Problem statement ::
Locate the line that contains "as one endpoint?" in the entries below, then repeat it and every following line through the line that contains "hazel: bay, fir", exactly, and no others.

Data shown ::
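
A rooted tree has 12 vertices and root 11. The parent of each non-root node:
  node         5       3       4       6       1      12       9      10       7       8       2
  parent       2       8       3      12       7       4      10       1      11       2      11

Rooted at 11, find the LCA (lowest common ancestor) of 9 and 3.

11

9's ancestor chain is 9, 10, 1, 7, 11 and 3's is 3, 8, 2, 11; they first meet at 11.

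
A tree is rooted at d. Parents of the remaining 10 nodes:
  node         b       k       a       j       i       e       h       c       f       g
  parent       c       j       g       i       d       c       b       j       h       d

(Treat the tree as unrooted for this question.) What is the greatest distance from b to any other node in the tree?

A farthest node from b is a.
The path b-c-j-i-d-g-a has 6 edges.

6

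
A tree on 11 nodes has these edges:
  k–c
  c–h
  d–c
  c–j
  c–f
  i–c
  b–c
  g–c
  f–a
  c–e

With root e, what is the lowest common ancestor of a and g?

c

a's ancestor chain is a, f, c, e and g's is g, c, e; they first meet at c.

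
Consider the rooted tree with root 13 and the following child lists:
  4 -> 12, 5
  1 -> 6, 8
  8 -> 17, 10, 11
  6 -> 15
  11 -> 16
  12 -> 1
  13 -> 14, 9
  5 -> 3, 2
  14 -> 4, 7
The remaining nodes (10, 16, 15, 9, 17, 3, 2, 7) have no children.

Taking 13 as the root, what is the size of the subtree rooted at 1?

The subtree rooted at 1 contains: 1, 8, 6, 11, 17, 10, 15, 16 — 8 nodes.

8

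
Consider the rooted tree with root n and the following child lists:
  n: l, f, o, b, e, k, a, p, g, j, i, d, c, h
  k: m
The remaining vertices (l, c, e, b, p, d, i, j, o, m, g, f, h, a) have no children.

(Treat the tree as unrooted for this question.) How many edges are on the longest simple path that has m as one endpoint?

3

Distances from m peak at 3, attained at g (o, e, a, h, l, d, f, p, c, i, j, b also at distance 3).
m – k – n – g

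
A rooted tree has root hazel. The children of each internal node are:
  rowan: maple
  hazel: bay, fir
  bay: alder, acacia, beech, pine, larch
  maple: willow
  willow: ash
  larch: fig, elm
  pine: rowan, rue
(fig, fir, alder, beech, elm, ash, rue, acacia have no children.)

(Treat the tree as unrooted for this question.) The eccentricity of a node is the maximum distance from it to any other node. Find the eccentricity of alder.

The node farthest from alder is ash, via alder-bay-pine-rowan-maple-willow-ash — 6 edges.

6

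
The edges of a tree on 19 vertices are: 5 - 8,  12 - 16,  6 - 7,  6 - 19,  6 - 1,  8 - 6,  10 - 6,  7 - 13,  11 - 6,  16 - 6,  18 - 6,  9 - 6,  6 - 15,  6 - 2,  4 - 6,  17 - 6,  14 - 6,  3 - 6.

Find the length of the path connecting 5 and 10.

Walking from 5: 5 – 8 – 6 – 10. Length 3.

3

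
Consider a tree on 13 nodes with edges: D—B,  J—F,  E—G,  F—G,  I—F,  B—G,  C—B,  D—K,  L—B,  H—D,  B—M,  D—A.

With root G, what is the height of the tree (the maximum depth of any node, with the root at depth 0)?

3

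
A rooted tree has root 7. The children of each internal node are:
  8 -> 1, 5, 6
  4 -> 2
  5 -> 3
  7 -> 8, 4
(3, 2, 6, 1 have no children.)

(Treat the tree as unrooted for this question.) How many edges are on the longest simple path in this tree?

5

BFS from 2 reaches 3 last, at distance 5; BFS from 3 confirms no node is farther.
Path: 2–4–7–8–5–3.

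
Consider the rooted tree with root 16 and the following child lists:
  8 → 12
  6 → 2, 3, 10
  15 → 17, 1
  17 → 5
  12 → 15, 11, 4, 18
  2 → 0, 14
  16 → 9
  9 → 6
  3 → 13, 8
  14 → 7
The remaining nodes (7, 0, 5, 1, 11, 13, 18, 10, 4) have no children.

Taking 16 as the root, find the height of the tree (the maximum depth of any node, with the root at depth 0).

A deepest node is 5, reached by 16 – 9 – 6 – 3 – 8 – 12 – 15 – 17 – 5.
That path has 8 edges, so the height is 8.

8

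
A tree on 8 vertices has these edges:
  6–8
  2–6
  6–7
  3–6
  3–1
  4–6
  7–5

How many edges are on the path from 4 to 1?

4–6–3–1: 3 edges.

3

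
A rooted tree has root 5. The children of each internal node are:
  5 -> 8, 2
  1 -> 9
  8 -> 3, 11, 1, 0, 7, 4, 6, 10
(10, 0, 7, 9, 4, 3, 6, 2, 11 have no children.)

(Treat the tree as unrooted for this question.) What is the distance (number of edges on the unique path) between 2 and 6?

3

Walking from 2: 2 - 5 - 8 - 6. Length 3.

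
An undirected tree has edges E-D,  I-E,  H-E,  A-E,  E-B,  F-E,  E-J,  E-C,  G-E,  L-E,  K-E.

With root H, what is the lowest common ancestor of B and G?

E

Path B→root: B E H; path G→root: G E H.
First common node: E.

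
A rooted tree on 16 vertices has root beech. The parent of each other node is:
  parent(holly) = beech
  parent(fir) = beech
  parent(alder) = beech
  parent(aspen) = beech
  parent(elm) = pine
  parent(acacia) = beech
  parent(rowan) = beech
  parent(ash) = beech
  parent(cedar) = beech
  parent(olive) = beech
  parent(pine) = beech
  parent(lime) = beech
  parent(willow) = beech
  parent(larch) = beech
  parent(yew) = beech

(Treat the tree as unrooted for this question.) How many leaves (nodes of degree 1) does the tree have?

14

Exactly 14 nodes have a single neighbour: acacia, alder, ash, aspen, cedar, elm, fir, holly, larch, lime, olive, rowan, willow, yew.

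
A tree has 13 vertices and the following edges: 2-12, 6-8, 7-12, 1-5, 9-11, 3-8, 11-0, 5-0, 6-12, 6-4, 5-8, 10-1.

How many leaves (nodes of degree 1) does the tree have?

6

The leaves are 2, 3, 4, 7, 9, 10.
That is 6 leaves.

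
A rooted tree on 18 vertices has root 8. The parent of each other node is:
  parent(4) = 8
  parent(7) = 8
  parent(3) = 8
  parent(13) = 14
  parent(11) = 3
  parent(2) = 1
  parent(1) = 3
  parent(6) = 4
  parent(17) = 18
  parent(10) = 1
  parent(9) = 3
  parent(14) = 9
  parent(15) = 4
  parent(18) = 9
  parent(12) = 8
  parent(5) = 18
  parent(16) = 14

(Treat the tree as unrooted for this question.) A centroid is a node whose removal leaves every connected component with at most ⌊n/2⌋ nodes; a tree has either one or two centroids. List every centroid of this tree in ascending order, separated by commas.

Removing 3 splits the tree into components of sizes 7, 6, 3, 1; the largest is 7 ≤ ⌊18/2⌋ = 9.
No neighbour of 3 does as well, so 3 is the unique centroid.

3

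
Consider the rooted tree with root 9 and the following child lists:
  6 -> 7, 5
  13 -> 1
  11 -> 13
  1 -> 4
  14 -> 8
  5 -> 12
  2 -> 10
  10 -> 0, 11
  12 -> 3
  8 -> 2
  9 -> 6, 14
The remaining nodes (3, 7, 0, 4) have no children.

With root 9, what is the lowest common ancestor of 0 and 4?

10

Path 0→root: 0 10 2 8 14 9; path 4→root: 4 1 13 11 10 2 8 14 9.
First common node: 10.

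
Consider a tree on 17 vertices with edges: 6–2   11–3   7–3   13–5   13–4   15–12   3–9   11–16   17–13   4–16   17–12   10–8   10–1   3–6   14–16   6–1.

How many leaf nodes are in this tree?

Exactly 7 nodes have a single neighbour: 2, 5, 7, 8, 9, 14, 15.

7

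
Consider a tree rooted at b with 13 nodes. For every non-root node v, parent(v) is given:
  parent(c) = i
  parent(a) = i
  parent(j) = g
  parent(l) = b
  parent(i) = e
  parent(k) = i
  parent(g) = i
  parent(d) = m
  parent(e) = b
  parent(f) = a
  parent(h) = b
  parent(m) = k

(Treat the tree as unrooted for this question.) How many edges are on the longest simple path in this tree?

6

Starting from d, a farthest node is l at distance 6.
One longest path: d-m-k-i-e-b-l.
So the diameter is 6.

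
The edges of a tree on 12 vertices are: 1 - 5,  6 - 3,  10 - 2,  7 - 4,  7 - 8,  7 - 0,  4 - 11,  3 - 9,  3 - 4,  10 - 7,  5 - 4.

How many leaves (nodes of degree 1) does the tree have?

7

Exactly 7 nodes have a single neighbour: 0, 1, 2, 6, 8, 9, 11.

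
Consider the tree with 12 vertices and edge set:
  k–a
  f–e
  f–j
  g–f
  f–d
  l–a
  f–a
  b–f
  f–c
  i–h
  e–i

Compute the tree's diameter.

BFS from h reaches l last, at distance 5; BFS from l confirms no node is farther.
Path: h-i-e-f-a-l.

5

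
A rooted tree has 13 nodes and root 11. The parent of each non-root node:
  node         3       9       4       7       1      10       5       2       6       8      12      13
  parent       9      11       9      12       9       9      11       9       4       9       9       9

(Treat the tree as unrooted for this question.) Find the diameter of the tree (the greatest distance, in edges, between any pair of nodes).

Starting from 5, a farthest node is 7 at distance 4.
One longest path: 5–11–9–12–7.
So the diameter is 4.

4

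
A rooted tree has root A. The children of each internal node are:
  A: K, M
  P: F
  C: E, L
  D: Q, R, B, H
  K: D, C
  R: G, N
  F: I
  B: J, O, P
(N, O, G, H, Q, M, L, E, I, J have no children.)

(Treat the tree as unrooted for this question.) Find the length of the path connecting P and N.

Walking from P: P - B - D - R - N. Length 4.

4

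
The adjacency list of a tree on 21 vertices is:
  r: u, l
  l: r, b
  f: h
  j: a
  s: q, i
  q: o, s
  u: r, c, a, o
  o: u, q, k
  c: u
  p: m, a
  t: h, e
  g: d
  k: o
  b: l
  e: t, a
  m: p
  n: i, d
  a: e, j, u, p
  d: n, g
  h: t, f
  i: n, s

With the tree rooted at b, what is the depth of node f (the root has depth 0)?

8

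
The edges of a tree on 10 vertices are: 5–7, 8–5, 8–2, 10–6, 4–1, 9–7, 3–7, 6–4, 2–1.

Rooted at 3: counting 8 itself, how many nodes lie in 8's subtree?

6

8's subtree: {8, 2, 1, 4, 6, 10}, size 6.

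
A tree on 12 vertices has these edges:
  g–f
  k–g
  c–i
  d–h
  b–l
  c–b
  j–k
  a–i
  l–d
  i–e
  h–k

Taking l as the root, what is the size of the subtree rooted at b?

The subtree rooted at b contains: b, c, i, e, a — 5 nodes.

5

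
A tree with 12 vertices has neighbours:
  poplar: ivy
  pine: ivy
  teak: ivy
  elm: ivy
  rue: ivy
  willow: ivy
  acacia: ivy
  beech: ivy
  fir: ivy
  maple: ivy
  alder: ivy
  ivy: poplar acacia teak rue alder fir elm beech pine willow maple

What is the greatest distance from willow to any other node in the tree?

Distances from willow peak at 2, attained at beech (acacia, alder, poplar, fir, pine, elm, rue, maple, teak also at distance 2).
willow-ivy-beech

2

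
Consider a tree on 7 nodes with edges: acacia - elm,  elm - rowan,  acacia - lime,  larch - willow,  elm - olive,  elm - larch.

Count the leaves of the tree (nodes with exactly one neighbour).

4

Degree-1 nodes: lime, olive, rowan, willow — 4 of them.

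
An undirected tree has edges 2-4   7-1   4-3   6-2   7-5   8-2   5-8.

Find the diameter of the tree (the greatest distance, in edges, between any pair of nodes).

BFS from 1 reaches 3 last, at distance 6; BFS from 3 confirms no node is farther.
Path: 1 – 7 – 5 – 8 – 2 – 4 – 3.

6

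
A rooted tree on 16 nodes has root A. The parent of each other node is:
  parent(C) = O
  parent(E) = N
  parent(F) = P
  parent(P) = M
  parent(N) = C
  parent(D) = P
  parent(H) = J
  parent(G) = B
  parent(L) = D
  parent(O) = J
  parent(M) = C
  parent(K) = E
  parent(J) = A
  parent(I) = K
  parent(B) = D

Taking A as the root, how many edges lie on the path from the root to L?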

Problem solution ::
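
(Treat the tree as unrooted for this question.) How many edges are on the longest simple path that has m as one endpoint?

3

Distances from m peak at 3, attained at g (o, e, a, h, l, d, f, p, c, i, j, b also at distance 3).
m – k – n – g

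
A rooted tree has root hazel. The children of each internal node are:
  rowan: maple
  hazel: bay, fir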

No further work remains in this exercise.